→ ACTIVITY
I would like the listing below retyped exactly, line by line.

═══ AVAILABLE DATA

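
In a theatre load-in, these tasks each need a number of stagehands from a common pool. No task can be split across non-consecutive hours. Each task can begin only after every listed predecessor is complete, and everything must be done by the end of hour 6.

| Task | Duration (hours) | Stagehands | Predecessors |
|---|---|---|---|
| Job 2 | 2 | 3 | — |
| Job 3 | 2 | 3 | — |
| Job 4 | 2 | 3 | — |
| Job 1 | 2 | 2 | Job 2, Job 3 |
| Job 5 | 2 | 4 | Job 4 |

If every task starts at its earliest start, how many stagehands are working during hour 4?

6

At early start, hour 4 has: Job 1, Job 5.
Demand: 2 + 4 = 6.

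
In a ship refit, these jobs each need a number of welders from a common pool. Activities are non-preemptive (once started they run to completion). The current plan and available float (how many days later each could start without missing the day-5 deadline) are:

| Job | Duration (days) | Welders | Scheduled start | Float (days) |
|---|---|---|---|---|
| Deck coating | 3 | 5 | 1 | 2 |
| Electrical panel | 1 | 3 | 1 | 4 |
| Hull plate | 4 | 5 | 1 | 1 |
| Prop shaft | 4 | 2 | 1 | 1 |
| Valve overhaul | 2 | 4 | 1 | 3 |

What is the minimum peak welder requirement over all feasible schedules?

Early-start (Deck coating@1, Electrical panel@1, Hull plate@1, Prop shaft@1, Valve overhaul@1) gives peak 19: d1:19  d2:16  d3:12  d4:7  d5:0.
Shift Hull plate→2, Valve overhaul→4.
Schedule Deck coating@1, Electrical panel@1, Hull plate@2, Prop shaft@1, Valve overhaul@4: d1:10  d2:12  d3:12  d4:11  d5:9 — peak 12.

12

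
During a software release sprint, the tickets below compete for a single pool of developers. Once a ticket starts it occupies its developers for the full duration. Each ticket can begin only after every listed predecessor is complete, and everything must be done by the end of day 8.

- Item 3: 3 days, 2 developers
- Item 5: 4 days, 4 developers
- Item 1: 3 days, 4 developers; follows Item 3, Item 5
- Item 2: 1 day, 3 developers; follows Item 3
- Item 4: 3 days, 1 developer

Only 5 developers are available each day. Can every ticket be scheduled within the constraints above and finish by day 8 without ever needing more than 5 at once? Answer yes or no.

no

The minimum achievable peak is 6; 5 < 6, so no feasible schedule stays within the cap.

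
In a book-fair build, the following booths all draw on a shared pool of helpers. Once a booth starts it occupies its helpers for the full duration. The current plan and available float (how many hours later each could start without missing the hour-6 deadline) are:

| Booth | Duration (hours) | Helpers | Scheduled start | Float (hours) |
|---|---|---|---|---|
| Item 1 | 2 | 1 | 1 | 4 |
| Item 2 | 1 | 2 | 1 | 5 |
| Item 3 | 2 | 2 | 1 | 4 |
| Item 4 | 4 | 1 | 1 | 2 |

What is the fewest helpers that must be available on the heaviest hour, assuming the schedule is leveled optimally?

Early-start (Item 1@1, Item 2@1, Item 3@1, Item 4@1) gives peak 6: h1:6  h2:4  h3:1  h4:1  h5:0  h6:0.
Shift Item 3→2, Item 4→3.
Schedule Item 1@1, Item 2@1, Item 3@2, Item 4@3: h1:3  h2:3  h3:3  h4:1  h5:1  h6:1 — peak 3.

3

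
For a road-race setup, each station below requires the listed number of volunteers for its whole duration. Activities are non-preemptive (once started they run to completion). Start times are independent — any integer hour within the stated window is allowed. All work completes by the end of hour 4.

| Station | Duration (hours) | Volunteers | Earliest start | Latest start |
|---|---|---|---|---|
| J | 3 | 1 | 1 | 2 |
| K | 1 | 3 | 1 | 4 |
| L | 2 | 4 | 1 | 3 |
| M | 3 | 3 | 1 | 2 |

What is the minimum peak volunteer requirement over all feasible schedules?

Early-start (J@1, K@1, L@1, M@1) gives peak 11: h1:11  h2:8  h3:4  h4:0.
Shift M→2.
Schedule J@1, K@1, L@1, M@2: h1:8  h2:8  h3:4  h4:3 — peak 8.

8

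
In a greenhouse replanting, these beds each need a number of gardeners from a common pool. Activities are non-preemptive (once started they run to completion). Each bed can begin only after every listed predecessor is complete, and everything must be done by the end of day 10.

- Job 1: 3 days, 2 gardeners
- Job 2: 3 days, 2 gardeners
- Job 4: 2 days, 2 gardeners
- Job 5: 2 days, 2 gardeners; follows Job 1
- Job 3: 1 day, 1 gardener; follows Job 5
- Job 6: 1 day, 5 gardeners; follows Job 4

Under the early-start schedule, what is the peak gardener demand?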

══════

→ REPLY
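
In a theatre load-in, these tasks each need a number of stagehands from a common pool. No task can be split across non-consecutive hours. Each task can begin only after every listed predecessor is complete, and everything must be done by the end of hour 6.

| Task | Duration (hours) | Stagehands | Predecessors |
|---|---|---|---|
| Job 2 | 2 | 3 | — |
| Job 3 | 2 | 3 | — |
| Job 4 | 2 | 3 | — |
| Job 1 | 2 | 2 | Job 2, Job 3 |
| Job 5 | 2 | 4 | Job 4 |

If every task starts at its earliest start, how many stagehands are working during hour 4?

6

At early start, hour 4 has: Job 1, Job 5.
Demand: 2 + 4 = 6.

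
In a ship refit, these jobs each need a number of welders from a common pool. Activities are non-preemptive (once started they run to completion). The current plan and available float (how many days later each could start without missing the day-5 deadline) are:

| Job | Duration (days) | Welders | Scheduled start | Float (days) |
|---|---|---|---|---|
| Deck coating | 3 | 5 | 1 | 2 |
| Electrical panel | 1 | 3 | 1 | 4 |
| Hull plate | 4 | 5 | 1 | 1 |
| Prop shaft | 4 | 2 | 1 | 1 |
| Valve overhaul | 2 | 4 | 1 | 3 |

What is the minimum peak welder requirement over all feasible schedules?

Early-start (Deck coating@1, Electrical panel@1, Hull plate@1, Prop shaft@1, Valve overhaul@1) gives peak 19: d1:19  d2:16  d3:12  d4:7  d5:0.
Shift Hull plate→2, Valve overhaul→4.
Schedule Deck coating@1, Electrical panel@1, Hull plate@2, Prop shaft@1, Valve overhaul@4: d1:10  d2:12  d3:12  d4:11  d5:9 — peak 12.

12

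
During a software release sprint, the tickets below compete for a single pool of developers. Once a ticket starts it occupies its developers for the full duration. Each ticket can begin only after every listed predecessor is complete, and everything must be done by the end of day 8.

- Item 3: 3 days, 2 developers
- Item 5: 4 days, 4 developers
- Item 1: 3 days, 4 developers; follows Item 3, Item 5
- Item 2: 1 day, 3 developers; follows Item 3
- Item 4: 3 days, 1 developer

Only 5 developers are available each day. Can every ticket be scheduled within the constraints above and finish by day 8 without ever needing more than 5 at once? Answer yes or no.

no

The minimum achievable peak is 6; 5 < 6, so no feasible schedule stays within the cap.

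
In a book-fair build, the following booths all draw on a shared pool of helpers. Once a booth starts it occupies its helpers for the full duration. The current plan and available float (how many hours later each could start without missing the hour-6 deadline) are:

| Booth | Duration (hours) | Helpers | Scheduled start | Float (hours) |
|---|---|---|---|---|
| Item 1 | 2 | 1 | 1 | 4 |
| Item 2 | 1 | 2 | 1 | 5 |
| Item 3 | 2 | 2 | 1 | 4 |
| Item 4 | 4 | 1 | 1 | 2 |

What is the fewest helpers that must be available on the heaviest hour, assuming the schedule is leveled optimally?

Early-start (Item 1@1, Item 2@1, Item 3@1, Item 4@1) gives peak 6: h1:6  h2:4  h3:1  h4:1  h5:0  h6:0.
Shift Item 3→2, Item 4→3.
Schedule Item 1@1, Item 2@1, Item 3@2, Item 4@3: h1:3  h2:3  h3:3  h4:1  h5:1  h6:1 — peak 3.

3

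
For a road-race setup, each station below requires the listed number of volunteers for its whole duration. Activities are non-preemptive (once started they run to completion). Start times are independent — any integer hour within the stated window is allowed. All work completes by the end of hour 4.

| Station | Duration (hours) | Volunteers | Earliest start | Latest start |
|---|---|---|---|---|
| J | 3 | 1 | 1 | 2 |
| K | 1 | 3 | 1 | 4 |
| L | 2 | 4 | 1 | 3 |
| M | 3 | 3 | 1 | 2 |

What is the minimum peak volunteer requirement over all feasible schedules?

Early-start (J@1, K@1, L@1, M@1) gives peak 11: h1:11  h2:8  h3:4  h4:0.
Shift M→2.
Schedule J@1, K@1, L@1, M@2: h1:8  h2:8  h3:4  h4:3 — peak 8.

8

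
In a greenhouse replanting, these beds each need a number of gardeners from a common pool. Activities are non-preemptive (once started they run to completion). Each bed can begin only after every listed predecessor is complete, and everything must be done by the end of day 10.

- Job 1: 3 days, 2 gardeners
- Job 2: 3 days, 2 gardeners
- Job 4: 2 days, 2 gardeners
- Job 5: 2 days, 2 gardeners; follows Job 1
- Job 3: 1 day, 1 gardener; follows Job 5
- Job 6: 1 day, 5 gardeners; follows Job 4

Under the early-start schedule, what is the peak gardener demand?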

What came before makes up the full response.